> _SOURCE INFORMATION_:
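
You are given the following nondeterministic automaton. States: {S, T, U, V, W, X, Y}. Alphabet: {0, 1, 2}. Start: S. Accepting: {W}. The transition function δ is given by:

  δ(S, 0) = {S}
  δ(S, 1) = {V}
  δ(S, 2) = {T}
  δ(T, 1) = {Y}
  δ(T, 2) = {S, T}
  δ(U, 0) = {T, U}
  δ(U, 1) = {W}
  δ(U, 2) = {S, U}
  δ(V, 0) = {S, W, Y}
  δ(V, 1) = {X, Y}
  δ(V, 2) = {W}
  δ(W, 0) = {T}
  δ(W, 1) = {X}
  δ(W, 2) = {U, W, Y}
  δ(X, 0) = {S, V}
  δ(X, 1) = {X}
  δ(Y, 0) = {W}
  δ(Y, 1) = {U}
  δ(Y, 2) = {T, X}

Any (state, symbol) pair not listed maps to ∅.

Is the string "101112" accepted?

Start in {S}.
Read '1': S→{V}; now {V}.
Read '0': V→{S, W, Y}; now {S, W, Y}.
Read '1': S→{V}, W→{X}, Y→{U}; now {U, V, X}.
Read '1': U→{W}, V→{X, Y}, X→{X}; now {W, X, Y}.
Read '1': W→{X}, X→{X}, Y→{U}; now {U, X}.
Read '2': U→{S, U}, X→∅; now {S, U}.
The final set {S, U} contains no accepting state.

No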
---
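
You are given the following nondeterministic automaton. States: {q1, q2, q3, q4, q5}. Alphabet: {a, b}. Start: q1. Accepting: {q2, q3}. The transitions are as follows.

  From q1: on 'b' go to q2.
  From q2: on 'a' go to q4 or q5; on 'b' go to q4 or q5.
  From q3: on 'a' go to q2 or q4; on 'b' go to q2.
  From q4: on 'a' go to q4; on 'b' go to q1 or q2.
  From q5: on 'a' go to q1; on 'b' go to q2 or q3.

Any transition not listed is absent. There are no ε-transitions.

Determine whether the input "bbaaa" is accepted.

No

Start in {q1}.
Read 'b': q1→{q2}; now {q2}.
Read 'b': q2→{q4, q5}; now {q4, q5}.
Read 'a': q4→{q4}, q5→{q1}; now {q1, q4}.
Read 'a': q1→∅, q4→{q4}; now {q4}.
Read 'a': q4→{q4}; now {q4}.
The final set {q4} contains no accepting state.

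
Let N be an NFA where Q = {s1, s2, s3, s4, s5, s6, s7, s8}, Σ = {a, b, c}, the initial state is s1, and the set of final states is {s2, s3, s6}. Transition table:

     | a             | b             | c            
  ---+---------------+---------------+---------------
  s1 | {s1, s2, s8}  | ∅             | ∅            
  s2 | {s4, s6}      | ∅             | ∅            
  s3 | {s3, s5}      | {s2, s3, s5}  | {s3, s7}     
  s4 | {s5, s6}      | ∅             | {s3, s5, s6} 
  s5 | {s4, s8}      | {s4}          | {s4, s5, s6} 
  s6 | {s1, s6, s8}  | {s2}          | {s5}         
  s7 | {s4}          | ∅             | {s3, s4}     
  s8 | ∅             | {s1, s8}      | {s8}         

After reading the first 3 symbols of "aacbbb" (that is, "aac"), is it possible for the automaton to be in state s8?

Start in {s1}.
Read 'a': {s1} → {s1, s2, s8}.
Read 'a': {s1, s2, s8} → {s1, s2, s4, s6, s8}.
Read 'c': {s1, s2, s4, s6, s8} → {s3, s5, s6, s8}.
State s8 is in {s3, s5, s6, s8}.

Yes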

> _WHAT TO WORK ON_:
Among the lines of the data above, find those with the word "given" and show them.

> _RESPONSE AREA_:
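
You are given the following nondeterministic automaton. States: {S, T, U, V, W, X, Y}. Alphabet: {0, 1, 2}. Start: S. Accepting: {W}. The transition function δ is given by:
You are given the following nondeterministic automaton. States: {q1, q2, q3, q4, q5}. Alphabet: {a, b}. Start: q1. Accepting: {q2, q3}. The transitions are as follows.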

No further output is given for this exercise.